Exercise brief: Show every line of the data that includes the word "manages".

Task data:
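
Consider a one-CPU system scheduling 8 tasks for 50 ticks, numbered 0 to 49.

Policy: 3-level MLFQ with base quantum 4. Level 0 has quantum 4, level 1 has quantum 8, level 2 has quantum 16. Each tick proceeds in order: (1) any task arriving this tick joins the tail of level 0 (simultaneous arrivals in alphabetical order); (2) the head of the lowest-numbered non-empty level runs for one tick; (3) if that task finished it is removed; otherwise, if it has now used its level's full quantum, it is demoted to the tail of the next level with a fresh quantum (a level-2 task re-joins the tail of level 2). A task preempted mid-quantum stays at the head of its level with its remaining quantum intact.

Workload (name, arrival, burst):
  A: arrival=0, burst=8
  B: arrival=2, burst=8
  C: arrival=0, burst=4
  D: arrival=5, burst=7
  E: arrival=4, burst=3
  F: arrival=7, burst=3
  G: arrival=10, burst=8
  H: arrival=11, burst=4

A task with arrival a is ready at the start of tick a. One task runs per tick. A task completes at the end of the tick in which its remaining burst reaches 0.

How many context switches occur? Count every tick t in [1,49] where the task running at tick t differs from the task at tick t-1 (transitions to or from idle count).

context switches = 12

t=0: L0/L1/L2 = AC/-/- → run A
t=1: L0/L1/L2 = AC/-/- → run A
t=2: L0/L1/L2 = ACB/-/- → run A
t=3: L0/L1/L2 = ACB/-/- → run A
t=4: L0/L1/L2 = CBE/A/- → run C
t=5: L0/L1/L2 = CBED/A/- → run C
t=6: L0/L1/L2 = CBED/A/- → run C
t=7: L0/L1/L2 = CBEDF/A/- → run C
t=8: L0/L1/L2 = BEDF/A/- → run B
t=9: L0/L1/L2 = BEDF/A/- → run B
t=10: L0/L1/L2 = BEDFG/A/- → run B
t=11: L0/L1/L2 = BEDFGH/A/- → run B
t=12: L0/L1/L2 = EDFGH/AB/- → run E
t=13: L0/L1/L2 = EDFGH/AB/- → run E
t=14: L0/L1/L2 = EDFGH/AB/- → run E
t=15: L0/L1/L2 = DFGH/AB/- → run D
t=16: L0/L1/L2 = DFGH/AB/- → run D
t=17: L0/L1/L2 = DFGH/AB/- → run D
t=18: L0/L1/L2 = DFGH/AB/- → run D
t=19: L0/L1/L2 = FGH/ABD/- → run F
t=20: L0/L1/L2 = FGH/ABD/- → run F
t=21: L0/L1/L2 = FGH/ABD/- → run F
t=22: L0/L1/L2 = GH/ABD/- → run G
t=23: L0/L1/L2 = GH/ABD/- → run G
t=24: L0/L1/L2 = GH/ABD/- → run G
t=25: L0/L1/L2 = GH/ABD/- → run G
t=26: L0/L1/L2 = H/ABDG/- → run H
t=27: L0/L1/L2 = H/ABDG/- → run H
t=28: L0/L1/L2 = H/ABDG/- → run H
t=29: L0/L1/L2 = H/ABDG/- → run H
t=30: L0/L1/L2 = -/ABDG/- → run A
t=31: L0/L1/L2 = -/ABDG/- → run A
t=32: L0/L1/L2 = -/ABDG/- → run A
t=33: L0/L1/L2 = -/ABDG/- → run A
t=34: L0/L1/L2 = -/BDG/- → run B
t=35: L0/L1/L2 = -/BDG/- → run B
t=36: L0/L1/L2 = -/BDG/- → run B
t=37: L0/L1/L2 = -/BDG/- → run B
t=38: L0/L1/L2 = -/DG/- → run D
t=39: L0/L1/L2 = -/DG/- → run D
t=40: L0/L1/L2 = -/DG/- → run D
t=41: L0/L1/L2 = -/G/- → run G
t=42: L0/L1/L2 = -/G/- → run G
t=43: L0/L1/L2 = -/G/- → run G
t=44: L0/L1/L2 = -/G/- → run G
t=45: (idle)
t=46: (idle)
t=47: (idle)
t=48: (idle)
t=49: (idle)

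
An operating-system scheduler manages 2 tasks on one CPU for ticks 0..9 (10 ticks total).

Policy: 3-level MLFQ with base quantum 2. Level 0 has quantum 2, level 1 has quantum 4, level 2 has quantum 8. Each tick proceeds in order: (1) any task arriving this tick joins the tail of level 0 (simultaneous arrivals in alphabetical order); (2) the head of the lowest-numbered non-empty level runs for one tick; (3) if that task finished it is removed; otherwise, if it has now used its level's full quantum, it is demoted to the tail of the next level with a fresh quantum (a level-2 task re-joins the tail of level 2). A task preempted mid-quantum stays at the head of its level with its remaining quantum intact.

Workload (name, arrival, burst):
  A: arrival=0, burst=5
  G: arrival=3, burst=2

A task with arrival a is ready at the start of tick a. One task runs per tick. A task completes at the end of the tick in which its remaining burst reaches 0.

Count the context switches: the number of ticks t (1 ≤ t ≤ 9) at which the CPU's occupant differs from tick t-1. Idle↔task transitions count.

context switches = 3

t=0: L0/L1/L2 = A/-/- → run A
t=1: L0/L1/L2 = A/-/- → run A
t=2: L0/L1/L2 = -/A/- → run A
t=3: L0/L1/L2 = G/A/- → run G
t=4: L0/L1/L2 = G/A/- → run G
t=5: L0/L1/L2 = -/A/- → run A
t=6: L0/L1/L2 = -/A/- → run A
t=7: (idle)
t=8: (idle)
t=9: (idle)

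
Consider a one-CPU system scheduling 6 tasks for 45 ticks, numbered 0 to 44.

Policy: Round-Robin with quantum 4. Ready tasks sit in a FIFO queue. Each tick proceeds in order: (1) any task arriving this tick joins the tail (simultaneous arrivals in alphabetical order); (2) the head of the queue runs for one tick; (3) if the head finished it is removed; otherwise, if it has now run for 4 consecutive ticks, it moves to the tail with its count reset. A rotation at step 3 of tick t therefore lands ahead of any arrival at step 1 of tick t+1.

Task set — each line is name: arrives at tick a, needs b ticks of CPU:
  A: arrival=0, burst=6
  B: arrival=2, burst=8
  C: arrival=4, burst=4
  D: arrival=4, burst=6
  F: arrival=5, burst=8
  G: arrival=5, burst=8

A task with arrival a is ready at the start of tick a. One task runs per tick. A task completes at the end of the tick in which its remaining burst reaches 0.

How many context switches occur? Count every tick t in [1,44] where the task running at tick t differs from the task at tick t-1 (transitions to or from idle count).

context switches = 11

t=0: queue=[A] q_used=0 → run A
t=1: queue=[A] q_used=1 → run A
t=2: queue=[A,B] q_used=2 → run A
t=3: queue=[A,B] q_used=3 → run A
t=4: queue=[B,A,C,D] q_used=0 → run B
t=5: queue=[B,A,C,D,F,G] q_used=1 → run B
t=6: queue=[B,A,C,D,F,G] q_used=2 → run B
t=7: queue=[B,A,C,D,F,G] q_used=3 → run B
t=8: queue=[A,C,D,F,G,B] q_used=0 → run A
t=9: queue=[A,C,D,F,G,B] q_used=1 → run A
t=10: queue=[C,D,F,G,B] q_used=0 → run C
t=11: queue=[C,D,F,G,B] q_used=1 → run C
t=12: queue=[C,D,F,G,B] q_used=2 → run C
t=13: queue=[C,D,F,G,B] q_used=3 → run C
t=14: queue=[D,F,G,B] q_used=0 → run D
t=15: queue=[D,F,G,B] q_used=1 → run D
t=16: queue=[D,F,G,B] q_used=2 → run D
t=17: queue=[D,F,G,B] q_used=3 → run D
t=18: queue=[F,G,B,D] q_used=0 → run F
t=19: queue=[F,G,B,D] q_used=1 → run F
t=20: queue=[F,G,B,D] q_used=2 → run F
t=21: queue=[F,G,B,D] q_used=3 → run F
t=22: queue=[G,B,D,F] q_used=0 → run G
t=23: queue=[G,B,D,F] q_used=1 → run G
t=24: queue=[G,B,D,F] q_used=2 → run G
t=25: queue=[G,B,D,F] q_used=3 → run G
t=26: queue=[B,D,F,G] q_used=0 → run B
t=27: queue=[B,D,F,G] q_used=1 → run B
t=28: queue=[B,D,F,G] q_used=2 → run B
t=29: queue=[B,D,F,G] q_used=3 → run B
t=30: queue=[D,F,G] q_used=0 → run D
t=31: queue=[D,F,G] q_used=1 → run D
t=32: queue=[F,G] q_used=0 → run F
t=33: queue=[F,G] q_used=1 → run F
t=34: queue=[F,G] q_used=2 → run F
t=35: queue=[F,G] q_used=3 → run F
t=36: queue=[G] q_used=0 → run G
t=37: queue=[G] q_used=1 → run G
t=38: queue=[G] q_used=2 → run G
t=39: queue=[G] q_used=3 → run G
t=40: (idle)
t=41: (idle)
t=42: (idle)
t=43: (idle)
t=44: (idle)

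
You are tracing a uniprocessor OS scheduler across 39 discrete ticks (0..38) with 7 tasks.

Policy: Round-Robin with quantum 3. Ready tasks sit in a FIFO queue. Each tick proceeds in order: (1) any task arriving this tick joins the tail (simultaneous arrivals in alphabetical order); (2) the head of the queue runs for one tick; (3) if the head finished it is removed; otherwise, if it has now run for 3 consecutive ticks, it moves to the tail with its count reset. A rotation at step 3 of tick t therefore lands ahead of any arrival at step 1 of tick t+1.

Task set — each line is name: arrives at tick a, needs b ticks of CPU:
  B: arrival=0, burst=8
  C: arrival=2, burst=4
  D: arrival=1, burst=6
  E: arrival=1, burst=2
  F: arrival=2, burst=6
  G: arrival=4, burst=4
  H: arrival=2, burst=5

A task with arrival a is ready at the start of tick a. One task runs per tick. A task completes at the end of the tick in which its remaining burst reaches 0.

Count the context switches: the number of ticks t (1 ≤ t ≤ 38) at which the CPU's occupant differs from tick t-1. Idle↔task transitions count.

t=0: queue=[B] q_used=0 → run B
t=1: queue=[B,D,E] q_used=1 → run B
t=2: queue=[B,D,E,C,F,H] q_used=2 → run B
t=3: queue=[D,E,C,F,H,B] q_used=0 → run D
t=4: queue=[D,E,C,F,H,B,G] q_used=1 → run D
t=5: queue=[D,E,C,F,H,B,G] q_used=2 → run D
t=6: queue=[E,C,F,H,B,G,D] q_used=0 → run E
t=7: queue=[E,C,F,H,B,G,D] q_used=1 → run E
t=8: queue=[C,F,H,B,G,D] q_used=0 → run C
t=9: queue=[C,F,H,B,G,D] q_used=1 → run C
t=10: queue=[C,F,H,B,G,D] q_used=2 → run C
t=11: queue=[F,H,B,G,D,C] q_used=0 → run F
t=12: queue=[F,H,B,G,D,C] q_used=1 → run F
t=13: queue=[F,H,B,G,D,C] q_used=2 → run F
t=14: queue=[H,B,G,D,C,F] q_used=0 → run H
t=15: queue=[H,B,G,D,C,F] q_used=1 → run H
t=16: queue=[H,B,G,D,C,F] q_used=2 → run H
t=17: queue=[B,G,D,C,F,H] q_used=0 → run B
t=18: queue=[B,G,D,C,F,H] q_used=1 → run B
t=19: queue=[B,G,D,C,F,H] q_used=2 → run B
t=20: queue=[G,D,C,F,H,B] q_used=0 → run G
t=21: queue=[G,D,C,F,H,B] q_used=1 → run G
t=22: queue=[G,D,C,F,H,B] q_used=2 → run G
t=23: queue=[D,C,F,H,B,G] q_used=0 → run D
t=24: queue=[D,C,F,H,B,G] q_used=1 → run D
t=25: queue=[D,C,F,H,B,G] q_used=2 → run D
t=26: queue=[C,F,H,B,G] q_used=0 → run C
t=27: queue=[F,H,B,G] q_used=0 → run F
t=28: queue=[F,H,B,G] q_used=1 → run F
t=29: queue=[F,H,B,G] q_used=2 → run F
t=30: queue=[H,B,G] q_used=0 → run H
t=31: queue=[H,B,G] q_used=1 → run H
t=32: queue=[B,G] q_used=0 → run B
t=33: queue=[B,G] q_used=1 → run B
t=34: queue=[G] q_used=0 → run G
t=35: (idle)
t=36: (idle)
t=37: (idle)
t=38: (idle)

context switches = 14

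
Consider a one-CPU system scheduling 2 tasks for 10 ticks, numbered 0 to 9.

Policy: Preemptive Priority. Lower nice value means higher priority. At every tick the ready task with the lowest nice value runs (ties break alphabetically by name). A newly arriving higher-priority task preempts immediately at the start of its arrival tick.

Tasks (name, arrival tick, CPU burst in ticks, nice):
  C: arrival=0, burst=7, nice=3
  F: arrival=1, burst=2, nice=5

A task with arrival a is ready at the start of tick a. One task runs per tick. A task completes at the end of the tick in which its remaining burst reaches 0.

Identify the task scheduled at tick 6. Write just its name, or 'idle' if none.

t=0: ready={C} → run C
t=1: ready={C,F} → run C
t=2: ready={C,F} → run C
t=3: ready={C,F} → run C
t=4: ready={C,F} → run C
t=5: ready={C,F} → run C
t=6: ready={C,F} → run C
t=7: ready={F} → run F
t=8: ready={F} → run F
t=9: (idle)

running at tick 6 = C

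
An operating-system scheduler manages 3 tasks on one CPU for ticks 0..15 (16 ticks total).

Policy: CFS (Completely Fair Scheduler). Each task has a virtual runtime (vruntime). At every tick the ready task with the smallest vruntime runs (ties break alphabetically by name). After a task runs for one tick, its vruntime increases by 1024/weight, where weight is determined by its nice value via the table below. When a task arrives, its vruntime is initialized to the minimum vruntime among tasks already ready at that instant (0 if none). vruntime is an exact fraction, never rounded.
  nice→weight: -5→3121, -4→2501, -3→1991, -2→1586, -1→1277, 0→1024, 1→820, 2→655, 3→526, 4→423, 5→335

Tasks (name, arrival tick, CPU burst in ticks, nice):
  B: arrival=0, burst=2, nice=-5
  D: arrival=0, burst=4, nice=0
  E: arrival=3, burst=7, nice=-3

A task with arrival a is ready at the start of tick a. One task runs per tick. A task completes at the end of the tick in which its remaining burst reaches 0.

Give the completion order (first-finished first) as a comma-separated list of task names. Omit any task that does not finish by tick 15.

completion order = B, D, E

t=0: vr[B=0 D=0] → run B
t=1: vr[B=1024/3121 D=0] → run D
t=2: vr[B=1024/3121 D=1] → run B
t=3: vr[D=1 E=1] → run D
t=4: vr[D=2 E=1] → run E
t=5: vr[D=2 E=3015/1991] → run E
t=6: vr[D=2 E=4039/1991] → run D
t=7: vr[D=3 E=4039/1991] → run E
t=8: vr[D=3 E=5063/1991] → run E
t=9: vr[D=3 E=6087/1991] → run D
t=10: vr[E=6087/1991] → run E
t=11: vr[E=7111/1991] → run E
t=12: vr[E=8135/1991] → run E
t=13: (idle)
t=14: (idle)
t=15: (idle)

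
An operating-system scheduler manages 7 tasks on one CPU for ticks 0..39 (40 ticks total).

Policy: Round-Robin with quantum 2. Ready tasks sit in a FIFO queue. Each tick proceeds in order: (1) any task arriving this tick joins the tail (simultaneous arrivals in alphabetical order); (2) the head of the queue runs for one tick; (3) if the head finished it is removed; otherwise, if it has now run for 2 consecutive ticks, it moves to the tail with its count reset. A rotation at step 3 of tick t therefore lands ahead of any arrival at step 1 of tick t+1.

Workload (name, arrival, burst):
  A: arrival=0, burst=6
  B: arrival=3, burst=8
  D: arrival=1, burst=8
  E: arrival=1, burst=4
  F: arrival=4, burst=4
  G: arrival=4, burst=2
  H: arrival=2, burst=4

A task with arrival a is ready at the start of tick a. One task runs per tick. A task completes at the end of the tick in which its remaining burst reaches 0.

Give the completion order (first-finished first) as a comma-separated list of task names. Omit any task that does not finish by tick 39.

t=0: queue=[A] q_used=0 → run A
t=1: queue=[A,D,E] q_used=1 → run A
t=2: queue=[D,E,A,H] q_used=0 → run D
t=3: queue=[D,E,A,H,B] q_used=1 → run D
t=4: queue=[E,A,H,B,D,F,G] q_used=0 → run E
t=5: queue=[E,A,H,B,D,F,G] q_used=1 → run E
t=6: queue=[A,H,B,D,F,G,E] q_used=0 → run A
t=7: queue=[A,H,B,D,F,G,E] q_used=1 → run A
t=8: queue=[H,B,D,F,G,E,A] q_used=0 → run H
t=9: queue=[H,B,D,F,G,E,A] q_used=1 → run H
t=10: queue=[B,D,F,G,E,A,H] q_used=0 → run B
t=11: queue=[B,D,F,G,E,A,H] q_used=1 → run B
t=12: queue=[D,F,G,E,A,H,B] q_used=0 → run D
t=13: queue=[D,F,G,E,A,H,B] q_used=1 → run D
t=14: queue=[F,G,E,A,H,B,D] q_used=0 → run F
t=15: queue=[F,G,E,A,H,B,D] q_used=1 → run F
t=16: queue=[G,E,A,H,B,D,F] q_used=0 → run G
t=17: queue=[G,E,A,H,B,D,F] q_used=1 → run G
t=18: queue=[E,A,H,B,D,F] q_used=0 → run E
t=19: queue=[E,A,H,B,D,F] q_used=1 → run E
t=20: queue=[A,H,B,D,F] q_used=0 → run A
t=21: queue=[A,H,B,D,F] q_used=1 → run A
t=22: queue=[H,B,D,F] q_used=0 → run H
t=23: queue=[H,B,D,F] q_used=1 → run H
t=24: queue=[B,D,F] q_used=0 → run B
t=25: queue=[B,D,F] q_used=1 → run B
t=26: queue=[D,F,B] q_used=0 → run D
t=27: queue=[D,F,B] q_used=1 → run D
t=28: queue=[F,B,D] q_used=0 → run F
t=29: queue=[F,B,D] q_used=1 → run F
t=30: queue=[B,D] q_used=0 → run B
t=31: queue=[B,D] q_used=1 → run B
t=32: queue=[D,B] q_used=0 → run D
t=33: queue=[D,B] q_used=1 → run D
t=34: queue=[B] q_used=0 → run B
t=35: queue=[B] q_used=1 → run B
t=36: (idle)
t=37: (idle)
t=38: (idle)
t=39: (idle)

completion order = G, E, A, H, F, D, B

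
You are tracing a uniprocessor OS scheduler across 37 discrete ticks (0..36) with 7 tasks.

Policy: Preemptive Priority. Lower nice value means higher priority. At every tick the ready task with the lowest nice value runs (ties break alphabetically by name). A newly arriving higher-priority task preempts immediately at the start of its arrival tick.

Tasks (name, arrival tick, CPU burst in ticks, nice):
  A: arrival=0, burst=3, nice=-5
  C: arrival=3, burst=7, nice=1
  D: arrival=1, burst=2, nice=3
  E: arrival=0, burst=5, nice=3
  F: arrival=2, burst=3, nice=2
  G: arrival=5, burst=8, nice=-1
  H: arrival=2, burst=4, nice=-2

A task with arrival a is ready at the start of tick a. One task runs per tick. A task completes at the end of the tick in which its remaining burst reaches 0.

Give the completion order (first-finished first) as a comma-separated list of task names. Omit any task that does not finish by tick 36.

completion order = A, H, G, C, F, D, E

t=0: ready={A,E} → run A
t=1: ready={A,D,E} → run A
t=2: ready={A,D,E,F,H} → run A
t=3: ready={C,D,E,F,H} → run H
t=4: ready={C,D,E,F,H} → run H
t=5: ready={C,D,E,F,G,H} → run H
t=6: ready={C,D,E,F,G,H} → run H
t=7: ready={C,D,E,F,G} → run G
t=8: ready={C,D,E,F,G} → run G
t=9: ready={C,D,E,F,G} → run G
t=10: ready={C,D,E,F,G} → run G
t=11: ready={C,D,E,F,G} → run G
t=12: ready={C,D,E,F,G} → run G
t=13: ready={C,D,E,F,G} → run G
t=14: ready={C,D,E,F,G} → run G
t=15: ready={C,D,E,F} → run C
t=16: ready={C,D,E,F} → run C
t=17: ready={C,D,E,F} → run C
t=18: ready={C,D,E,F} → run C
t=19: ready={C,D,E,F} → run C
t=20: ready={C,D,E,F} → run C
t=21: ready={C,D,E,F} → run C
t=22: ready={D,E,F} → run F
t=23: ready={D,E,F} → run F
t=24: ready={D,E,F} → run F
t=25: ready={D,E} → run D
t=26: ready={D,E} → run D
t=27: ready={E} → run E
t=28: ready={E} → run E
t=29: ready={E} → run E
t=30: ready={E} → run E
t=31: ready={E} → run E
t=32: (idle)
t=33: (idle)
t=34: (idle)
t=35: (idle)
t=36: (idle)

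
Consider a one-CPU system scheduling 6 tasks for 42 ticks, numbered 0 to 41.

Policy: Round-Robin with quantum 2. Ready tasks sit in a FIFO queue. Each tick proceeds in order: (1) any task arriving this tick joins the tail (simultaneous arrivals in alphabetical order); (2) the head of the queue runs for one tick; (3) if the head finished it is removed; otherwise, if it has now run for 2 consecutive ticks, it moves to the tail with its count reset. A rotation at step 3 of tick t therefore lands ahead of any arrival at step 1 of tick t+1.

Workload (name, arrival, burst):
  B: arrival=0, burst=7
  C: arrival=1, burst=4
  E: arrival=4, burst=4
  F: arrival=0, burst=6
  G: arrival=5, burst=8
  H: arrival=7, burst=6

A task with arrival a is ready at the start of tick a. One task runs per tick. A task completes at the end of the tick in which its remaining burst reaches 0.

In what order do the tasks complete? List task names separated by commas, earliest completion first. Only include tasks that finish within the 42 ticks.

completion order = C, F, E, B, H, G

t=0: queue=[B,F] q_used=0 → run B
t=1: queue=[B,F,C] q_used=1 → run B
t=2: queue=[F,C,B] q_used=0 → run F
t=3: queue=[F,C,B] q_used=1 → run F
t=4: queue=[C,B,F,E] q_used=0 → run C
t=5: queue=[C,B,F,E,G] q_used=1 → run C
t=6: queue=[B,F,E,G,C] q_used=0 → run B
t=7: queue=[B,F,E,G,C,H] q_used=1 → run B
t=8: queue=[F,E,G,C,H,B] q_used=0 → run F
t=9: queue=[F,E,G,C,H,B] q_used=1 → run F
t=10: queue=[E,G,C,H,B,F] q_used=0 → run E
t=11: queue=[E,G,C,H,B,F] q_used=1 → run E
t=12: queue=[G,C,H,B,F,E] q_used=0 → run G
t=13: queue=[G,C,H,B,F,E] q_used=1 → run G
t=14: queue=[C,H,B,F,E,G] q_used=0 → run C
t=15: queue=[C,H,B,F,E,G] q_used=1 → run C
t=16: queue=[H,B,F,E,G] q_used=0 → run H
t=17: queue=[H,B,F,E,G] q_used=1 → run H
t=18: queue=[B,F,E,G,H] q_used=0 → run B
t=19: queue=[B,F,E,G,H] q_used=1 → run B
t=20: queue=[F,E,G,H,B] q_used=0 → run F
t=21: queue=[F,E,G,H,B] q_used=1 → run F
t=22: queue=[E,G,H,B] q_used=0 → run E
t=23: queue=[E,G,H,B] q_used=1 → run E
t=24: queue=[G,H,B] q_used=0 → run G
t=25: queue=[G,H,B] q_used=1 → run G
t=26: queue=[H,B,G] q_used=0 → run H
t=27: queue=[H,B,G] q_used=1 → run H
t=28: queue=[B,G,H] q_used=0 → run B
t=29: queue=[G,H] q_used=0 → run G
t=30: queue=[G,H] q_used=1 → run G
t=31: queue=[H,G] q_used=0 → run H
t=32: queue=[H,G] q_used=1 → run H
t=33: queue=[G] q_used=0 → run G
t=34: queue=[G] q_used=1 → run G
t=35: (idle)
t=36: (idle)
t=37: (idle)
t=38: (idle)
t=39: (idle)
t=40: (idle)
t=41: (idle)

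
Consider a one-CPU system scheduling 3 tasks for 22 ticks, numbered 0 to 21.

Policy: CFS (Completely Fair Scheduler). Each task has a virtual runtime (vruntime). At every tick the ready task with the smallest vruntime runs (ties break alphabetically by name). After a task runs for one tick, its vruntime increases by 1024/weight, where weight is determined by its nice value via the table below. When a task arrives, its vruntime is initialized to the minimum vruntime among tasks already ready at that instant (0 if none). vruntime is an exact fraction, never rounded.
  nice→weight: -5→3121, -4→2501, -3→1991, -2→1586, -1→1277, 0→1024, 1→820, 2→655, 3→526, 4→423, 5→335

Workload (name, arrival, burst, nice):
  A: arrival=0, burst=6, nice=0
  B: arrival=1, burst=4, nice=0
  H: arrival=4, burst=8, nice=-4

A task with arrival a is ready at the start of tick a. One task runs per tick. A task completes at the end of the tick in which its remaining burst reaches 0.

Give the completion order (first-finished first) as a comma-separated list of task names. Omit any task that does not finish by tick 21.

completion order = B, H, A

t=0: vr[A=0] → run A
t=1: vr[A=1 B=1] → run A
t=2: vr[A=2 B=1] → run B
t=3: vr[A=2 B=2] → run A
t=4: vr[A=3 B=2 H=2] → run B
t=5: vr[A=3 B=3 H=2] → run H
t=6: vr[A=3 B=3 H=6026/2501] → run H
t=7: vr[A=3 B=3 H=7050/2501] → run H
t=8: vr[A=3 B=3 H=8074/2501] → run A
t=9: vr[A=4 B=3 H=8074/2501] → run B
t=10: vr[A=4 B=4 H=8074/2501] → run H
t=11: vr[A=4 B=4 H=9098/2501] → run H
t=12: vr[A=4 B=4 H=10122/2501] → run A
t=13: vr[A=5 B=4 H=10122/2501] → run B
t=14: vr[A=5 H=10122/2501] → run H
t=15: vr[A=5 H=11146/2501] → run H
t=16: vr[A=5 H=12170/2501] → run H
t=17: vr[A=5] → run A
t=18: (idle)
t=19: (idle)
t=20: (idle)
t=21: (idle)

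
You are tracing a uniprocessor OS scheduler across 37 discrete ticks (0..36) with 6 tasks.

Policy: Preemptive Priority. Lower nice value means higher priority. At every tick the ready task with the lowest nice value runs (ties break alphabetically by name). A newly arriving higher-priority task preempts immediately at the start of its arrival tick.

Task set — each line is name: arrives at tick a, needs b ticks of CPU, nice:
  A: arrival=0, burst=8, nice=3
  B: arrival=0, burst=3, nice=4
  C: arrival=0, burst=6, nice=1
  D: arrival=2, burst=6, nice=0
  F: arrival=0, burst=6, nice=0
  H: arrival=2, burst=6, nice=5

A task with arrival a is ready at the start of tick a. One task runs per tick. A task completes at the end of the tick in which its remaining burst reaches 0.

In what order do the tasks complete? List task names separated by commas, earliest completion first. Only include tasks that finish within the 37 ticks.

t=0: ready={A,B,C,F} → run F
t=1: ready={A,B,C,F} → run F
t=2: ready={A,B,C,D,F,H} → run D
t=3: ready={A,B,C,D,F,H} → run D
t=4: ready={A,B,C,D,F,H} → run D
t=5: ready={A,B,C,D,F,H} → run D
t=6: ready={A,B,C,D,F,H} → run D
t=7: ready={A,B,C,D,F,H} → run D
t=8: ready={A,B,C,F,H} → run F
t=9: ready={A,B,C,F,H} → run F
t=10: ready={A,B,C,F,H} → run F
t=11: ready={A,B,C,F,H} → run F
t=12: ready={A,B,C,H} → run C
t=13: ready={A,B,C,H} → run C
t=14: ready={A,B,C,H} → run C
t=15: ready={A,B,C,H} → run C
t=16: ready={A,B,C,H} → run C
t=17: ready={A,B,C,H} → run C
t=18: ready={A,B,H} → run A
t=19: ready={A,B,H} → run A
t=20: ready={A,B,H} → run A
t=21: ready={A,B,H} → run A
t=22: ready={A,B,H} → run A
t=23: ready={A,B,H} → run A
t=24: ready={A,B,H} → run A
t=25: ready={A,B,H} → run A
t=26: ready={B,H} → run B
t=27: ready={B,H} → run B
t=28: ready={B,H} → run B
t=29: ready={H} → run H
t=30: ready={H} → run H
t=31: ready={H} → run H
t=32: ready={H} → run H
t=33: ready={H} → run H
t=34: ready={H} → run H
t=35: (idle)
t=36: (idle)

completion order = D, F, C, A, B, H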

Task result:
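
An operating-system scheduler manages 2 tasks on one CPU for ticks 0..9 (10 ticks total).
An operating-system scheduler manages 3 tasks on one CPU for ticks 0..15 (16 ticks total).
An operating-system scheduler manages 7 tasks on one CPU for ticks 0..39 (40 ticks total).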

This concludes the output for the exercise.